## Exercise aim
When the word "neutral" appears in a line of the data below, list that line.

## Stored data
• • •

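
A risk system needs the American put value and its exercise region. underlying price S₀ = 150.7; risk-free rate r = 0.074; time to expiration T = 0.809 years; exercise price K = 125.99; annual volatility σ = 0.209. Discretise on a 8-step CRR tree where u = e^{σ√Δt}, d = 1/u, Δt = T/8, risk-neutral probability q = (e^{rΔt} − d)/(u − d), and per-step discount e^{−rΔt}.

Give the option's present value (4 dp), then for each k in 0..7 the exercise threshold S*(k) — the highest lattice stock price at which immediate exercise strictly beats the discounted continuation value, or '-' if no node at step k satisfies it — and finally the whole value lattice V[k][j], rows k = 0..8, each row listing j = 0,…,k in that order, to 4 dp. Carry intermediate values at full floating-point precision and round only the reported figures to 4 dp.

Δt=0.10113, u=1.06872, d=0.93570, q=0.53986, disc=e^(-rΔt)=0.99254
k=8 terminal: V=max(K-S,0) → 37.4378 24.8488 10.4702 0.0000 0.0000 0.0000 0.0000 0.0000 0.0000
k=7: j=0 S=94.6376 intr=31.3524 cont=30.4131 V=31.3524[EX]; j=1 S=108.0916 intr=17.8984 cont=16.9591 V=17.8984[EX]; j=2 S=123.4584 intr=2.5316 cont=4.7819 V=4.7819[hold]; j=3 S=141.0097 intr=0.0000 cont=0.0000 V=0.0000[hold]; j=4 S=161.0562 intr=0.0000 cont=0.0000 V=0.0000[hold]; j=5 S=183.9526 intr=0.0000 cont=0.0000 V=0.0000[hold]; j=6 S=210.1040 intr=0.0000 cont=0.0000 V=0.0000[hold]; j=7 S=239.9732 intr=0.0000 cont=0.0000 V=0.0000[hold]  S*(7)=108.0916
k=6: j=0 S=101.1412 intr=24.8488 cont=23.9095 V=24.8488[EX]; j=1 S=115.5198 intr=10.4702 cont=10.7367 V=10.7367[hold]; j=2 S=131.9425 intr=0.0000 cont=2.1839 V=2.1839[hold]; j=3 S=150.7000 intr=0.0000 cont=0.0000 V=0.0000[hold]; j=4 S=172.1241 intr=0.0000 cont=0.0000 V=0.0000[hold]; j=5 S=196.5939 intr=0.0000 cont=0.0000 V=0.0000[hold]; j=6 S=224.5425 intr=0.0000 cont=0.0000 V=0.0000[hold]  S*(6)=101.1412
k=5: j=0 S=108.0916 intr=17.8984 cont=17.1018 V=17.8984[EX]; j=1 S=123.4584 intr=2.5316 cont=6.0738 V=6.0738[hold]; j=2 S=141.0097 intr=0.0000 cont=0.9974 V=0.9974[hold]; j=3 S=161.0562 intr=0.0000 cont=0.0000 V=0.0000[hold]; j=4 S=183.9526 intr=0.0000 cont=0.0000 V=0.0000[hold]; j=5 S=210.1040 intr=0.0000 cont=0.0000 V=0.0000[hold]  S*(5)=108.0916
k=4: j=0 S=115.5198 intr=10.4702 cont=11.4289 V=11.4289[hold]; j=1 S=131.9425 intr=0.0000 cont=3.3084 V=3.3084[hold]; j=2 S=150.7000 intr=0.0000 cont=0.4555 V=0.4555[hold]; j=3 S=172.1241 intr=0.0000 cont=0.0000 V=0.0000[hold]; j=4 S=196.5939 intr=0.0000 cont=0.0000 V=0.0000[hold]  S*(4)=-
k=3: j=0 S=123.4584 intr=2.5316 cont=6.9925 V=6.9925[hold]; j=1 S=141.0097 intr=0.0000 cont=1.7551 V=1.7551[hold]; j=2 S=161.0562 intr=0.0000 cont=0.2081 V=0.2081[hold]; j=3 S=183.9526 intr=0.0000 cont=0.0000 V=0.0000[hold]  S*(3)=-
k=2: j=0 S=131.9425 intr=0.0000 cont=4.1340 V=4.1340[hold]; j=1 S=150.7000 intr=0.0000 cont=0.9131 V=0.9131[hold]; j=2 S=172.1241 intr=0.0000 cont=0.0950 V=0.0950[hold]  S*(2)=-
k=1: j=0 S=141.0097 intr=0.0000 cont=2.3773 V=2.3773[hold]; j=1 S=161.0562 intr=0.0000 cont=0.4679 V=0.4679[hold]  S*(1)=-
k=0: j=0 S=150.7000 intr=0.0000 cont=1.3365 V=1.3365[hold]  S*(0)=-

price = 1.3365
boundary = - - - - - 108.0916 101.1412 108.0916
tree:
1.3365
2.3773 0.4679
4.1340 0.9131 0.0950
6.9925 1.7551 0.2081 0.0000
11.4289 3.3084 0.4555 0.0000 0.0000
17.8984 6.0738 0.9974 0.0000 0.0000 0.0000
24.8488 10.7367 2.1839 0.0000 0.0000 0.0000 0.0000
31.3524 17.8984 4.7819 0.0000 0.0000 0.0000 0.0000 0.0000
37.4378 24.8488 10.4702 0.0000 0.0000 0.0000 0.0000 0.0000 0.0000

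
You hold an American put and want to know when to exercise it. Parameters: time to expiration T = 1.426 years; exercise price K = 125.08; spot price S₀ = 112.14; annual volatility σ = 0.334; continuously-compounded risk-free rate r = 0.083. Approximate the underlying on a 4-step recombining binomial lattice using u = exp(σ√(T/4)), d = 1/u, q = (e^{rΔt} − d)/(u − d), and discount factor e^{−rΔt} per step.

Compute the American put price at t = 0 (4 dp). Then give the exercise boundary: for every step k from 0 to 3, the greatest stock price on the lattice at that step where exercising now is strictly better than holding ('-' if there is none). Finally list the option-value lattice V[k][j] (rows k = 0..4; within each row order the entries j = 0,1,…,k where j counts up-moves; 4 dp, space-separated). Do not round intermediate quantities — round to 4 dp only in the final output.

params: Δt=0.35650 u=1.22070 d=0.81920 q=0.52511 e^(-rΔt)=0.97084
t_4 payoffs: 74.5759 49.8236 12.9400 0.0000 0.0000
t_3: node(3,0) S=61.6503 payoff=63.4297 vs cont=59.7829 → 63.4297 [stop]  node(3,1) S=91.8654 payoff=33.2146 vs cont=29.5677 → 33.2146 [stop]  node(3,2) S=136.8892 payoff=0.0000 vs cont=5.9659 → 5.9659 [wait]  node(3,3) S=203.9793 payoff=0.0000 vs cont=0.0000 → 0.0000 [wait]  ⇒ S*(3)=91.8654
t_2: node(2,0) S=75.2564 payoff=49.8236 vs cont=46.1767 → 49.8236 [stop]  node(2,1) S=112.1400 payoff=12.9400 vs cont=18.3549 → 18.3549 [wait]  node(2,2) S=167.1004 payoff=0.0000 vs cont=2.7506 → 2.7506 [wait]  ⇒ S*(2)=75.2564
t_1: node(1,0) S=91.8654 payoff=33.2146 vs cont=32.3282 → 33.2146 [stop]  node(1,1) S=136.8892 payoff=0.0000 vs cont=9.8647 → 9.8647 [wait]  ⇒ S*(1)=91.8654
t_0: node(0,0) S=112.1400 payoff=12.9400 vs cont=20.3424 → 20.3424 [wait]  ⇒ S*(0)=-

price = 20.3424
boundary = - 91.8654 75.2564 91.8654
tree:
20.3424
33.2146 9.8647
49.8236 18.3549 2.7506
63.4297 33.2146 5.9659 0.0000
74.5759 49.8236 12.9400 0.0000 0.0000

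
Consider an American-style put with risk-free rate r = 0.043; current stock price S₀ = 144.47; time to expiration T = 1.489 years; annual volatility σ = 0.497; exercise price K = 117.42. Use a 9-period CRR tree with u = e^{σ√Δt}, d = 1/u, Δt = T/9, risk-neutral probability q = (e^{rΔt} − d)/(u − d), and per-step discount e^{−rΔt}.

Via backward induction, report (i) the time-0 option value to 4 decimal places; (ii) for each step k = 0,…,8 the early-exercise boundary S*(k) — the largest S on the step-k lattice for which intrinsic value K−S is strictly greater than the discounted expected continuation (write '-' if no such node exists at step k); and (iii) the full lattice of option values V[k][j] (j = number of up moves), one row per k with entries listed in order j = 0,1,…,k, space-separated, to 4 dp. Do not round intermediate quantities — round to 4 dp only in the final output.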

• • •

## Response box
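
A risk system needs the American put value and its exercise region. underlying price S₀ = 150.7; risk-free rate r = 0.074; time to expiration T = 0.809 years; exercise price K = 125.99; annual volatility σ = 0.209. Discretise on a 8-step CRR tree where u = e^{σ√Δt}, d = 1/u, Δt = T/8, risk-neutral probability q = (e^{rΔt} − d)/(u − d), and per-step discount e^{−rΔt}.
Consider an American-style put with risk-free rate r = 0.043; current stock price S₀ = 144.47; time to expiration T = 1.489 years; annual volatility σ = 0.497; exercise price K = 117.42. Use a 9-period CRR tree with u = e^{σ√Δt}, d = 1/u, Δt = T/9, risk-neutral probability q = (e^{rΔt} − d)/(u − d), and per-step discount e^{−rΔt}.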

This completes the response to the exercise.